#### TASK STATEMENT:
An exact transcript of the records is what this task asks for.

BEGIN LISTED ENTRIES

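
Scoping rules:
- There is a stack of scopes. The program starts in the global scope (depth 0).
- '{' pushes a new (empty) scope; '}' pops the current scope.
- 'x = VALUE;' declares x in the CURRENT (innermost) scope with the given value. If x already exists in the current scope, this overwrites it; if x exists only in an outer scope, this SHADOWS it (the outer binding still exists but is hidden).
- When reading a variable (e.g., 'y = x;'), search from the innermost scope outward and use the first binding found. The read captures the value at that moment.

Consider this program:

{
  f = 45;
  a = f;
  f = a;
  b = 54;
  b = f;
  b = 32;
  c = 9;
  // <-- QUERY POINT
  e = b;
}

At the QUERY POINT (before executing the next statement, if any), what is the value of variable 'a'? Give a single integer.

Answer: 45

Derivation:
Step 1: enter scope (depth=1)
Step 2: declare f=45 at depth 1
Step 3: declare a=(read f)=45 at depth 1
Step 4: declare f=(read a)=45 at depth 1
Step 5: declare b=54 at depth 1
Step 6: declare b=(read f)=45 at depth 1
Step 7: declare b=32 at depth 1
Step 8: declare c=9 at depth 1
Visible at query point: a=45 b=32 c=9 f=45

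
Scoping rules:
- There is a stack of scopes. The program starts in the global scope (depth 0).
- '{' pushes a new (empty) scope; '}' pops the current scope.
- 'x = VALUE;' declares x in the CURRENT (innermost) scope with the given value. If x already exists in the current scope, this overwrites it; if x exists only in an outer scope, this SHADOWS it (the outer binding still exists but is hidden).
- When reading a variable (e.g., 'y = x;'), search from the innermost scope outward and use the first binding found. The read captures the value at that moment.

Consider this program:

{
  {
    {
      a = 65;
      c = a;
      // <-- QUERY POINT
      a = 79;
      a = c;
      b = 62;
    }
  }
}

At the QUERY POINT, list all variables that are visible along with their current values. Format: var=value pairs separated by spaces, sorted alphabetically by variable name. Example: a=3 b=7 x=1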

END LISTED ENTRIES

#### EXERCISE ANSWER:
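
Scoping rules:
- There is a stack of scopes. The program starts in the global scope (depth 0).
- '{' pushes a new (empty) scope; '}' pops the current scope.
- 'x = VALUE;' declares x in the CURRENT (innermost) scope with the given value. If x already exists in the current scope, this overwrites it; if x exists only in an outer scope, this SHADOWS it (the outer binding still exists but is hidden).
- When reading a variable (e.g., 'y = x;'), search from the innermost scope outward and use the first binding found. The read captures the value at that moment.

Consider this program:

{
  f = 45;
  a = f;
  f = a;
  b = 54;
  b = f;
  b = 32;
  c = 9;
  // <-- QUERY POINT
  e = b;
}

At the QUERY POINT (before executing the next statement, if any), what is the value of variable 'a'? Give a single integer.

Answer: 45

Derivation:
Step 1: enter scope (depth=1)
Step 2: declare f=45 at depth 1
Step 3: declare a=(read f)=45 at depth 1
Step 4: declare f=(read a)=45 at depth 1
Step 5: declare b=54 at depth 1
Step 6: declare b=(read f)=45 at depth 1
Step 7: declare b=32 at depth 1
Step 8: declare c=9 at depth 1
Visible at query point: a=45 b=32 c=9 f=45

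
Scoping rules:
- There is a stack of scopes. The program starts in the global scope (depth 0).
- '{' pushes a new (empty) scope; '}' pops the current scope.
- 'x = VALUE;' declares x in the CURRENT (innermost) scope with the given value. If x already exists in the current scope, this overwrites it; if x exists only in an outer scope, this SHADOWS it (the outer binding still exists but is hidden).
- When reading a variable (e.g., 'y = x;'), search from the innermost scope outward and use the first binding found. The read captures the value at that moment.

Consider this program:

{
  {
    {
      a = 65;
      c = a;
      // <-- QUERY POINT
      a = 79;
      a = c;
      b = 62;
    }
  }
}

At the QUERY POINT, list all variables that are visible along with their current values. Format: var=value pairs separated by spaces, sorted alphabetically by variable name. Example: a=3 b=7 x=1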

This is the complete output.